TRY IT: Your task is to reproduce exactly the lines that run from the beginning of the data through the line where "(0 8 6 3) * (2" appears.

-------- INFORMATION PROVIDED --------

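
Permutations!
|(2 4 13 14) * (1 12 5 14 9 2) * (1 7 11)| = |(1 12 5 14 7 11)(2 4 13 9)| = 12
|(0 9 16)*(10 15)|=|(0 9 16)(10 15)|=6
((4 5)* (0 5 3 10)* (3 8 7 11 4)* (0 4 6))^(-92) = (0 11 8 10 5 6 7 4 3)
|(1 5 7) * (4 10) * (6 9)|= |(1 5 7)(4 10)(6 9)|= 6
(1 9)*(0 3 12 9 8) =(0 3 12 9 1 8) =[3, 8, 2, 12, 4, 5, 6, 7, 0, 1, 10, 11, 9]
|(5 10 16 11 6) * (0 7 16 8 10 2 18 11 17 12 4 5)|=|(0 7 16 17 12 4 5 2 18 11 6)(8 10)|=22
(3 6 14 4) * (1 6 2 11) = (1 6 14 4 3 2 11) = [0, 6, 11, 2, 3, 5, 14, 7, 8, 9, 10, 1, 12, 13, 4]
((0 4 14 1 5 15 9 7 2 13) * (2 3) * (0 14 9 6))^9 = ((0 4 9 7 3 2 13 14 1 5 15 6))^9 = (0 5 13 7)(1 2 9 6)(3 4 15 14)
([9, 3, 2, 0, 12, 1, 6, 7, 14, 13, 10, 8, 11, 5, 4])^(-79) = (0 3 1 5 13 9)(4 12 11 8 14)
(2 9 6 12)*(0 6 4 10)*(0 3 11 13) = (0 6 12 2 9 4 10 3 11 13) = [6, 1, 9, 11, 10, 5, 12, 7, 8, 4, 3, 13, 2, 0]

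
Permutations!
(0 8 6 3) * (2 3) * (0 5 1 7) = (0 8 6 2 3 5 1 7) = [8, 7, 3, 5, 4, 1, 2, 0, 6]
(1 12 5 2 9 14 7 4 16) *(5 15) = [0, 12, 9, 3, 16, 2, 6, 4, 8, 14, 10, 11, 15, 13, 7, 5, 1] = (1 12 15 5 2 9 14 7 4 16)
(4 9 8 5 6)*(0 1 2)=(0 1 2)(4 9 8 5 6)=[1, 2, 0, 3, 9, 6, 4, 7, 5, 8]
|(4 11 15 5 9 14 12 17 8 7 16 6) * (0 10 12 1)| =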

--------

PROBLEM SOLUTION:
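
Permutations!
|(2 4 13 14) * (1 12 5 14 9 2) * (1 7 11)| = |(1 12 5 14 7 11)(2 4 13 9)| = 12
|(0 9 16)*(10 15)|=|(0 9 16)(10 15)|=6
((4 5)* (0 5 3 10)* (3 8 7 11 4)* (0 4 6))^(-92) = (0 11 8 10 5 6 7 4 3)
|(1 5 7) * (4 10) * (6 9)|= |(1 5 7)(4 10)(6 9)|= 6
(1 9)*(0 3 12 9 8) =(0 3 12 9 1 8) =[3, 8, 2, 12, 4, 5, 6, 7, 0, 1, 10, 11, 9]
|(5 10 16 11 6) * (0 7 16 8 10 2 18 11 17 12 4 5)|=|(0 7 16 17 12 4 5 2 18 11 6)(8 10)|=22
(3 6 14 4) * (1 6 2 11) = (1 6 14 4 3 2 11) = [0, 6, 11, 2, 3, 5, 14, 7, 8, 9, 10, 1, 12, 13, 4]
((0 4 14 1 5 15 9 7 2 13) * (2 3) * (0 14 9 6))^9 = ((0 4 9 7 3 2 13 14 1 5 15 6))^9 = (0 5 13 7)(1 2 9 6)(3 4 15 14)
([9, 3, 2, 0, 12, 1, 6, 7, 14, 13, 10, 8, 11, 5, 4])^(-79) = (0 3 1 5 13 9)(4 12 11 8 14)
(2 9 6 12)*(0 6 4 10)*(0 3 11 13) = (0 6 12 2 9 4 10 3 11 13) = [6, 1, 9, 11, 10, 5, 12, 7, 8, 4, 3, 13, 2, 0]

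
Permutations!
(0 8 6 3) * (2 3) * (0 5 1 7) = (0 8 6 2 3 5 1 7) = [8, 7, 3, 5, 4, 1, 2, 0, 6]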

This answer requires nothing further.